EXTRACTED RECORDS START

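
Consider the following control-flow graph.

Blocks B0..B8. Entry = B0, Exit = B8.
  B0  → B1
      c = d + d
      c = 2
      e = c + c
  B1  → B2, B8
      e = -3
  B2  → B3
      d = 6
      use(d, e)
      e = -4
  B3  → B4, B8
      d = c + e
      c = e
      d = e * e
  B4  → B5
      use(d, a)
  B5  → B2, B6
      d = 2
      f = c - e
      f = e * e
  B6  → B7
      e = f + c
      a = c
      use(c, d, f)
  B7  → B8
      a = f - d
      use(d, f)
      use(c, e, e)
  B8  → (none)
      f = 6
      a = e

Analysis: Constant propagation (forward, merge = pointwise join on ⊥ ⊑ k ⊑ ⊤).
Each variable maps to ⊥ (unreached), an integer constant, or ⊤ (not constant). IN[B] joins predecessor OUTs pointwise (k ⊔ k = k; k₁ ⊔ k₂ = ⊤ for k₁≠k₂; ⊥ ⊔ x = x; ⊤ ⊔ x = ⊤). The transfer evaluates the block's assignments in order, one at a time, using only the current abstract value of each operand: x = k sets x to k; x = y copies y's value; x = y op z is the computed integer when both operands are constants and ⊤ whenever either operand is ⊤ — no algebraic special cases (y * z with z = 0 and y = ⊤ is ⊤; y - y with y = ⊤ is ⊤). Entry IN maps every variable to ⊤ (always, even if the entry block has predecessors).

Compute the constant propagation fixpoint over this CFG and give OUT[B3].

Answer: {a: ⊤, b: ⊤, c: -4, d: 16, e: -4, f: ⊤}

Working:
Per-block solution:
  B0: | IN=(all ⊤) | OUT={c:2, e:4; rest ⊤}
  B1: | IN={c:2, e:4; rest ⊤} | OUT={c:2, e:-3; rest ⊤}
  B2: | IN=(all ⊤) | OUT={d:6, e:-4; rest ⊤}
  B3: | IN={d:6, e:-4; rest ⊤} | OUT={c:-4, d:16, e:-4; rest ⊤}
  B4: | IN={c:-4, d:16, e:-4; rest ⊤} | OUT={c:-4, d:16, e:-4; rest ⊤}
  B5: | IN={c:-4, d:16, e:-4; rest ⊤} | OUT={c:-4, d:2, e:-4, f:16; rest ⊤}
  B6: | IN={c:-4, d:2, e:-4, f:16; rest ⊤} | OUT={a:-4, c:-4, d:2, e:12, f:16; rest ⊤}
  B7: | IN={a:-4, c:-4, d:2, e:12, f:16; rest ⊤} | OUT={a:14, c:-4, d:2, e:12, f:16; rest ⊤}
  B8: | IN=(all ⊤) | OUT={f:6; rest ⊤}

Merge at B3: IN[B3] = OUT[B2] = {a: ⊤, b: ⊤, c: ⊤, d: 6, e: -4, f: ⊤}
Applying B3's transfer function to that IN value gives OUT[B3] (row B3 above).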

EXTRACTED RECORDS END

### TASK DESCRIPTION
Would you transcribe every entry exactly, leaving nothing out?

### SOLUTION
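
Consider the following control-flow graph.

Blocks B0..B8. Entry = B0, Exit = B8.
  B0  → B1
      c = d + d
      c = 2
      e = c + c
  B1  → B2, B8
      e = -3
  B2  → B3
      d = 6
      use(d, e)
      e = -4
  B3  → B4, B8
      d = c + e
      c = e
      d = e * e
  B4  → B5
      use(d, a)
  B5  → B2, B6
      d = 2
      f = c - e
      f = e * e
  B6  → B7
      e = f + c
      a = c
      use(c, d, f)
  B7  → B8
      a = f - d
      use(d, f)
      use(c, e, e)
  B8  → (none)
      f = 6
      a = e

Analysis: Constant propagation (forward, merge = pointwise join on ⊥ ⊑ k ⊑ ⊤).
Each variable maps to ⊥ (unreached), an integer constant, or ⊤ (not constant). IN[B] joins predecessor OUTs pointwise (k ⊔ k = k; k₁ ⊔ k₂ = ⊤ for k₁≠k₂; ⊥ ⊔ x = x; ⊤ ⊔ x = ⊤). The transfer evaluates the block's assignments in order, one at a time, using only the current abstract value of each operand: x = k sets x to k; x = y copies y's value; x = y op z is the computed integer when both operands are constants and ⊤ whenever either operand is ⊤ — no algebraic special cases (y * z with z = 0 and y = ⊤ is ⊤; y - y with y = ⊤ is ⊤). Entry IN maps every variable to ⊤ (always, even if the entry block has predecessors).

Compute the constant propagation fixpoint over this CFG and give OUT[B3].

Answer: {a: ⊤, b: ⊤, c: -4, d: 16, e: -4, f: ⊤}

Working:
Per-block solution:
  B0: | IN=(all ⊤) | OUT={c:2, e:4; rest ⊤}
  B1: | IN={c:2, e:4; rest ⊤} | OUT={c:2, e:-3; rest ⊤}
  B2: | IN=(all ⊤) | OUT={d:6, e:-4; rest ⊤}
  B3: | IN={d:6, e:-4; rest ⊤} | OUT={c:-4, d:16, e:-4; rest ⊤}
  B4: | IN={c:-4, d:16, e:-4; rest ⊤} | OUT={c:-4, d:16, e:-4; rest ⊤}
  B5: | IN={c:-4, d:16, e:-4; rest ⊤} | OUT={c:-4, d:2, e:-4, f:16; rest ⊤}
  B6: | IN={c:-4, d:2, e:-4, f:16; rest ⊤} | OUT={a:-4, c:-4, d:2, e:12, f:16; rest ⊤}
  B7: | IN={a:-4, c:-4, d:2, e:12, f:16; rest ⊤} | OUT={a:14, c:-4, d:2, e:12, f:16; rest ⊤}
  B8: | IN=(all ⊤) | OUT={f:6; rest ⊤}

Merge at B3: IN[B3] = OUT[B2] = {a: ⊤, b: ⊤, c: ⊤, d: 6, e: -4, f: ⊤}
Applying B3's transfer function to that IN value gives OUT[B3] (row B3 above).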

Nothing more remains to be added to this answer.